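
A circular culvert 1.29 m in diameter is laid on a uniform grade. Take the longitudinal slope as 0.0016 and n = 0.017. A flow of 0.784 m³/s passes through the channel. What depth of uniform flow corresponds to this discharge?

y_n = 0.677 m

Manning's equation rearranged: A R^(2/3) = nQ / (1·√S) = 0.017 × 0.784 / (√0.0016) = 0.3332.
Try y = 0.737 m: A R^(2/3) = 0.3826 — too large.
Try y = 0.479 m: A R^(2/3) = 0.1805 — too small.
Try y = 0.677 m: A R^(2/3) = 0.3334 — close enough.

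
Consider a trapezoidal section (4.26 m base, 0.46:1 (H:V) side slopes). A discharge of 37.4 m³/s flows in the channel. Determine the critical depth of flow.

y_c = 1.85 m

At critical depth, Q² T / (g A³) = 1, i.e. A³/T = Q²/g = 37.4²/9.81 = 142.6.
Trying y = 2.35 m: A³/T = 307.9 — high.
Trying y = 1.55 m: A³/T = 80.55 — low.
Trying y = 1.85 m: A³/T = 141.8 — matches.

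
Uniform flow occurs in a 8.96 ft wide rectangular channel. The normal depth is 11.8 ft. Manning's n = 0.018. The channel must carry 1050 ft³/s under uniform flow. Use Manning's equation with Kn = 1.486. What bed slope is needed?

Flow area A = b·y = 8.96 × 11.8 = 105.7 ft². Wetted perimeter P = b + 2y = 8.96 + 2×11.8 = 32.56 ft.
Hydraulic radius R = A/P = 105.7/32.56 = 3.247 ft.
From Manning's equation, S = [nQ / (1.486 A R^(2/3))]² = [0.018 × 1050 / (1.486 × 105.7 × 3.247^(2/3))]² = 0.00301.

S = 0.00301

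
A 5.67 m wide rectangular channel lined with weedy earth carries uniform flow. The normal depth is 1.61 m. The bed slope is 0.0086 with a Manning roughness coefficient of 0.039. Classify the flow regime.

Flow area A = b·y = 5.67 × 1.61 = 9.129 m². Wetted perimeter P = b + 2y = 5.67 + 2×1.61 = 8.89 m.
Hydraulic radius R = A/P = 9.129/8.89 = 1.027 m.
V = (1/n) R^(2/3) √S = (1/0.039) × 1.027^(2/3) × √0.0086 = 2.42 m/s. Hydraulic depth D_h = A/T = 9.129/5.67 = 1.61 m.
Froude number Fr = V/√(g·D_h) = 2.42/√(9.81×1.61) = 0.609, which is less than 1, so the flow is subcritical.

subcritical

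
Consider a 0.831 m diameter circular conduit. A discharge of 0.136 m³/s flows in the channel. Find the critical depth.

At critical depth, Q² T / (g A³) = 1, i.e. A³/T = Q²/g = 0.136²/9.81 = 0.001885.
Trying y = 0.258 m: A³/T = 0.003843 — over.
Trying y = 0.192 m: A³/T = 0.001218 — short.
Trying y = 0.215 m: A³/T = 0.001893 — matches.

y_c = 0.215 m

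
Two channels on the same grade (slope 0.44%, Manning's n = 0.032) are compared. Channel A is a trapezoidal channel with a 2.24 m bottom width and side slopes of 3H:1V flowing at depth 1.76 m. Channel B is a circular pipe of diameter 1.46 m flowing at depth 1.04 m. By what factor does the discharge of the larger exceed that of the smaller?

Channel A: With bottom width b = 2.24 m and side slope z = 3: A = (b + zy)y = (2.24 + 3×1.76)×1.76 = 13.24 m²; P = b + 2y√(1+z²) = 2.24 + 2×1.76×3.162 = 13.37 m. Hydraulic radius R = A/P = 13.24/13.37 = 0.9898 m. Q_A = (1/0.032)·13.24·0.9898^(2/3)·√0.0044 = 27.25 m³/s.
Channel B: For a circular section of diameter D = 1.46 m at depth y = 1.04 m, the central angle is θ = 2 arccos(1 − 2y/D) = 4.019 rad. Then A = (D²/8)(θ − sin θ) = 1.276 m² and P = Dθ/2 = 2.934 m. Hydraulic radius R = A/P = 1.276/2.934 = 0.4348 m. Q_B = (1/0.032)·1.276·0.4348^(2/3)·√0.0044 = 1.518 m³/s.
The larger discharge is 27.25 m³/s and the smaller is 1.518 m³/s; the ratio is 18.

18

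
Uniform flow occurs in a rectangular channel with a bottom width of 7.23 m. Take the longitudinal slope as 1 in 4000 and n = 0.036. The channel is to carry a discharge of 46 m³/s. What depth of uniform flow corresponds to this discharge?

Manning's equation rearranged: A R^(2/3) = nQ / (1·√S) = 0.036 × 46 / (√0.00025) = 104.7.
At y = 9.3 m: A R^(2/3) = 127.2 — over.
At y = 5.98 m: A R^(2/3) = 74.3 — short.
At y = 7.91 m: A R^(2/3) = 104.8 — close enough.

y_n = 7.91 m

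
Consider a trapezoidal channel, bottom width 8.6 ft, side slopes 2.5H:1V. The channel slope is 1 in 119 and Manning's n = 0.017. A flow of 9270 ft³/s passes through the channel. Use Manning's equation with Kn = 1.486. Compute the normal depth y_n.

y_n = 10.5 ft

Manning's equation rearranged: A R^(2/3) = nQ / (1.486·√S) = 0.017 × 9270 / (1.486 × √0.008403) = 1157.
Try y = 11.9 ft: A R^(2/3) = 1553 — high.
Try y = 7.79 ft: A R^(2/3) = 580.7 — low.
Try y = 10.5 ft: A R^(2/3) = 1156 — ≈ 1157.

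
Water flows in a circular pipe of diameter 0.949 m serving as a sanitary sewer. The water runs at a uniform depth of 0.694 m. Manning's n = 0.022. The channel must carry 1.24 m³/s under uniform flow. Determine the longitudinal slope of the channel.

S = 0.0129

For a circular section of diameter D = 0.949 m at depth y = 0.694 m, the central angle is θ = 2 arccos(1 − 2y/D) = 4.103 rad. Then A = (D²/8)(θ − sin θ) = 0.5543 m² and P = Dθ/2 = 1.947 m.
Hydraulic radius R = A/P = 0.5543/1.947 = 0.2847 m.
From Manning's equation, S = [nQ / (1 A R^(2/3))]² = [0.022 × 1.24 / (1 × 0.5543 × 0.2847^(2/3))]² = 0.0129.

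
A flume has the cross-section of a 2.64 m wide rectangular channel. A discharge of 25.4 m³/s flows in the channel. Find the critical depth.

y_c = 2.11 m

For a rectangular channel, critical depth y_c = (q²/g)^(1/3) where q = Q/b = 25.4/2.64 = 9.621 m²/s.
So y_c = (9.621²/9.81)^(1/3) = 2.11 m.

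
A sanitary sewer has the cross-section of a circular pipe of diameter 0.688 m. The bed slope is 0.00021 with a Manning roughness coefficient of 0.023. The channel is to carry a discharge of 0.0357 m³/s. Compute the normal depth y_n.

y_n = 0.341 m

Manning's equation rearranged: A R^(2/3) = nQ / (1·√S) = 0.023 × 0.0357 / (√0.00021) = 0.05666.
Trying y = 0.427 m: A R^(2/3) = 0.0813 — too large.
Trying y = 0.307 m: A R^(2/3) = 0.04718 — too small.
Trying y = 0.341 m: A R^(2/3) = 0.05664 — close enough.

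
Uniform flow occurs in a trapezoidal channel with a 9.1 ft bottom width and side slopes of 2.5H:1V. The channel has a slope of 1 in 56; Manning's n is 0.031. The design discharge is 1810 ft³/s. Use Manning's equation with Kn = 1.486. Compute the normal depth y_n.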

● **Problem statement**
With no word added or dropped, repeat the entire listing.

● **Task result**
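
A circular culvert 1.29 m in diameter is laid on a uniform grade. Take the longitudinal slope as 0.0016 and n = 0.017. A flow of 0.784 m³/s passes through the channel. What depth of uniform flow corresponds to this discharge?

y_n = 0.677 m

Manning's equation rearranged: A R^(2/3) = nQ / (1·√S) = 0.017 × 0.784 / (√0.0016) = 0.3332.
Try y = 0.737 m: A R^(2/3) = 0.3826 — too large.
Try y = 0.479 m: A R^(2/3) = 0.1805 — too small.
Try y = 0.677 m: A R^(2/3) = 0.3334 — close enough.

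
Consider a trapezoidal section (4.26 m base, 0.46:1 (H:V) side slopes). A discharge of 37.4 m³/s flows in the channel. Determine the critical depth of flow.

y_c = 1.85 m

At critical depth, Q² T / (g A³) = 1, i.e. A³/T = Q²/g = 37.4²/9.81 = 142.6.
Trying y = 2.35 m: A³/T = 307.9 — high.
Trying y = 1.55 m: A³/T = 80.55 — low.
Trying y = 1.85 m: A³/T = 141.8 — matches.

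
Uniform flow occurs in a 8.96 ft wide rectangular channel. The normal depth is 11.8 ft. Manning's n = 0.018. The channel must carry 1050 ft³/s under uniform flow. Use Manning's equation with Kn = 1.486. What bed slope is needed?

Flow area A = b·y = 8.96 × 11.8 = 105.7 ft². Wetted perimeter P = b + 2y = 8.96 + 2×11.8 = 32.56 ft.
Hydraulic radius R = A/P = 105.7/32.56 = 3.247 ft.
From Manning's equation, S = [nQ / (1.486 A R^(2/3))]² = [0.018 × 1050 / (1.486 × 105.7 × 3.247^(2/3))]² = 0.00301.

S = 0.00301

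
A 5.67 m wide rectangular channel lined with weedy earth carries uniform flow. The normal depth is 1.61 m. The bed slope is 0.0086 with a Manning roughness coefficient of 0.039. Classify the flow regime.

Flow area A = b·y = 5.67 × 1.61 = 9.129 m². Wetted perimeter P = b + 2y = 5.67 + 2×1.61 = 8.89 m.
Hydraulic radius R = A/P = 9.129/8.89 = 1.027 m.
V = (1/n) R^(2/3) √S = (1/0.039) × 1.027^(2/3) × √0.0086 = 2.42 m/s. Hydraulic depth D_h = A/T = 9.129/5.67 = 1.61 m.
Froude number Fr = V/√(g·D_h) = 2.42/√(9.81×1.61) = 0.609, which is less than 1, so the flow is subcritical.

subcritical

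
Consider a 0.831 m diameter circular conduit. A discharge of 0.136 m³/s flows in the channel. Find the critical depth.

At critical depth, Q² T / (g A³) = 1, i.e. A³/T = Q²/g = 0.136²/9.81 = 0.001885.
Trying y = 0.258 m: A³/T = 0.003843 — over.
Trying y = 0.192 m: A³/T = 0.001218 — short.
Trying y = 0.215 m: A³/T = 0.001893 — matches.

y_c = 0.215 m

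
Two channels on the same grade (slope 0.44%, Manning's n = 0.032) are compared. Channel A is a trapezoidal channel with a 2.24 m bottom width and side slopes of 3H:1V flowing at depth 1.76 m. Channel B is a circular pipe of diameter 1.46 m flowing at depth 1.04 m. By what factor does the discharge of the larger exceed that of the smaller?

Channel A: With bottom width b = 2.24 m and side slope z = 3: A = (b + zy)y = (2.24 + 3×1.76)×1.76 = 13.24 m²; P = b + 2y√(1+z²) = 2.24 + 2×1.76×3.162 = 13.37 m. Hydraulic radius R = A/P = 13.24/13.37 = 0.9898 m. Q_A = (1/0.032)·13.24·0.9898^(2/3)·√0.0044 = 27.25 m³/s.
Channel B: For a circular section of diameter D = 1.46 m at depth y = 1.04 m, the central angle is θ = 2 arccos(1 − 2y/D) = 4.019 rad. Then A = (D²/8)(θ − sin θ) = 1.276 m² and P = Dθ/2 = 2.934 m. Hydraulic radius R = A/P = 1.276/2.934 = 0.4348 m. Q_B = (1/0.032)·1.276·0.4348^(2/3)·√0.0044 = 1.518 m³/s.
The larger discharge is 27.25 m³/s and the smaller is 1.518 m³/s; the ratio is 18.

18

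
Uniform flow occurs in a rectangular channel with a bottom width of 7.23 m. Take the longitudinal slope as 1 in 4000 and n = 0.036. The channel is to carry a discharge of 46 m³/s. What depth of uniform flow corresponds to this discharge?

Manning's equation rearranged: A R^(2/3) = nQ / (1·√S) = 0.036 × 46 / (√0.00025) = 104.7.
At y = 9.3 m: A R^(2/3) = 127.2 — over.
At y = 5.98 m: A R^(2/3) = 74.3 — short.
At y = 7.91 m: A R^(2/3) = 104.8 — close enough.

y_n = 7.91 m

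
Consider a trapezoidal channel, bottom width 8.6 ft, side slopes 2.5H:1V. The channel slope is 1 in 119 and Manning's n = 0.017. A flow of 9270 ft³/s passes through the channel. Use Manning's equation with Kn = 1.486. Compute the normal depth y_n.

y_n = 10.5 ft

Manning's equation rearranged: A R^(2/3) = nQ / (1.486·√S) = 0.017 × 9270 / (1.486 × √0.008403) = 1157.
Try y = 11.9 ft: A R^(2/3) = 1553 — high.
Try y = 7.79 ft: A R^(2/3) = 580.7 — low.
Try y = 10.5 ft: A R^(2/3) = 1156 — ≈ 1157.

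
Water flows in a circular pipe of diameter 0.949 m serving as a sanitary sewer. The water runs at a uniform depth of 0.694 m. Manning's n = 0.022. The channel must carry 1.24 m³/s under uniform flow. Determine the longitudinal slope of the channel.

S = 0.0129

For a circular section of diameter D = 0.949 m at depth y = 0.694 m, the central angle is θ = 2 arccos(1 − 2y/D) = 4.103 rad. Then A = (D²/8)(θ − sin θ) = 0.5543 m² and P = Dθ/2 = 1.947 m.
Hydraulic radius R = A/P = 0.5543/1.947 = 0.2847 m.
From Manning's equation, S = [nQ / (1 A R^(2/3))]² = [0.022 × 1.24 / (1 × 0.5543 × 0.2847^(2/3))]² = 0.0129.

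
A flume has the cross-section of a 2.64 m wide rectangular channel. A discharge of 25.4 m³/s flows in the channel. Find the critical depth.

y_c = 2.11 m

For a rectangular channel, critical depth y_c = (q²/g)^(1/3) where q = Q/b = 25.4/2.64 = 9.621 m²/s.
So y_c = (9.621²/9.81)^(1/3) = 2.11 m.

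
A sanitary sewer has the cross-section of a circular pipe of diameter 0.688 m. The bed slope is 0.00021 with a Manning roughness coefficient of 0.023. The channel is to carry a discharge of 0.0357 m³/s. Compute the normal depth y_n.

y_n = 0.341 m

Manning's equation rearranged: A R^(2/3) = nQ / (1·√S) = 0.023 × 0.0357 / (√0.00021) = 0.05666.
Trying y = 0.427 m: A R^(2/3) = 0.0813 — too large.
Trying y = 0.307 m: A R^(2/3) = 0.04718 — too small.
Trying y = 0.341 m: A R^(2/3) = 0.05664 — close enough.

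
Uniform flow occurs in a trapezoidal channel with a 9.1 ft bottom width and side slopes of 2.5H:1V. The channel has a slope of 1 in 56; Manning's n is 0.031. The design discharge is 1810 ft³/s. Use Manning's equation with Kn = 1.486. Compute the normal depth y_n.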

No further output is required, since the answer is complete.